• Activity
All entries, exactly as written, should be output again.

• Records for the task
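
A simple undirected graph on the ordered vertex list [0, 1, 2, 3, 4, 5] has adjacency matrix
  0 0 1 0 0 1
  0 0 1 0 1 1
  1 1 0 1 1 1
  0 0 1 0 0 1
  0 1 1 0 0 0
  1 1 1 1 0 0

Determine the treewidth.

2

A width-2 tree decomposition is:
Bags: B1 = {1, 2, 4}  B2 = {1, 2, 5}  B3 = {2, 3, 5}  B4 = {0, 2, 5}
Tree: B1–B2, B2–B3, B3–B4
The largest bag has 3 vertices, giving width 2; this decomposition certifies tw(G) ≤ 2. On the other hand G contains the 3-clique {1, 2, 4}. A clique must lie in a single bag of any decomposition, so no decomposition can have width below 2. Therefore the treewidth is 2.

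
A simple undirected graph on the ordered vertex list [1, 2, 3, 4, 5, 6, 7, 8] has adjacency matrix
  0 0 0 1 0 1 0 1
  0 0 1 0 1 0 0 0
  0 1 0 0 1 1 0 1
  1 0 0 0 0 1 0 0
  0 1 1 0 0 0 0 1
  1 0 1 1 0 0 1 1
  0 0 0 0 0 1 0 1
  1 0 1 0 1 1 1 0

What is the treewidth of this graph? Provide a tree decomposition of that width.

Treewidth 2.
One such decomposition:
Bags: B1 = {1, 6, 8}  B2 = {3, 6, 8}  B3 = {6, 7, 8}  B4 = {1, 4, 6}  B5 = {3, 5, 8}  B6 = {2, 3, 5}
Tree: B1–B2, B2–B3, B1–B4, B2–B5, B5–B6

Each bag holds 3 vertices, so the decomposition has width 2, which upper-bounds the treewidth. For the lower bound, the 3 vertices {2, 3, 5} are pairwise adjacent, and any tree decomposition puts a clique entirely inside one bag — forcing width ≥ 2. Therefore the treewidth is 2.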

• Your solution
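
A simple undirected graph on the ordered vertex list [0, 1, 2, 3, 4, 5] has adjacency matrix
  0 0 1 0 0 1
  0 0 1 0 1 1
  1 1 0 1 1 1
  0 0 1 0 0 1
  0 1 1 0 0 0
  1 1 1 1 0 0

Determine the treewidth.

2

A width-2 tree decomposition is:
Bags: B1 = {1, 2, 4}  B2 = {1, 2, 5}  B3 = {2, 3, 5}  B4 = {0, 2, 5}
Tree: B1–B2, B2–B3, B3–B4
The largest bag has 3 vertices, giving width 2; this decomposition certifies tw(G) ≤ 2. On the other hand G contains the 3-clique {1, 2, 4}. A clique must lie in a single bag of any decomposition, so no decomposition can have width below 2. Therefore the treewidth is 2.

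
A simple undirected graph on the ordered vertex list [1, 2, 3, 4, 5, 6, 7, 8] has adjacency matrix
  0 0 0 1 0 1 0 1
  0 0 1 0 1 0 0 0
  0 1 0 0 1 1 0 1
  1 0 0 0 0 1 0 0
  0 1 1 0 0 0 0 1
  1 0 1 1 0 0 1 1
  0 0 0 0 0 1 0 1
  1 0 1 0 1 1 1 0

What is the treewidth of this graph? Provide a tree decomposition of that width.

Treewidth 2.
One such decomposition:
Bags: B1 = {1, 6, 8}  B2 = {3, 6, 8}  B3 = {6, 7, 8}  B4 = {1, 4, 6}  B5 = {3, 5, 8}  B6 = {2, 3, 5}
Tree: B1–B2, B2–B3, B1–B4, B2–B5, B5–B6

Each bag holds 3 vertices, so the decomposition has width 2, which upper-bounds the treewidth. For the lower bound, the 3 vertices {2, 3, 5} are pairwise adjacent, and any tree decomposition puts a clique entirely inside one bag — forcing width ≥ 2. Therefore the treewidth is 2.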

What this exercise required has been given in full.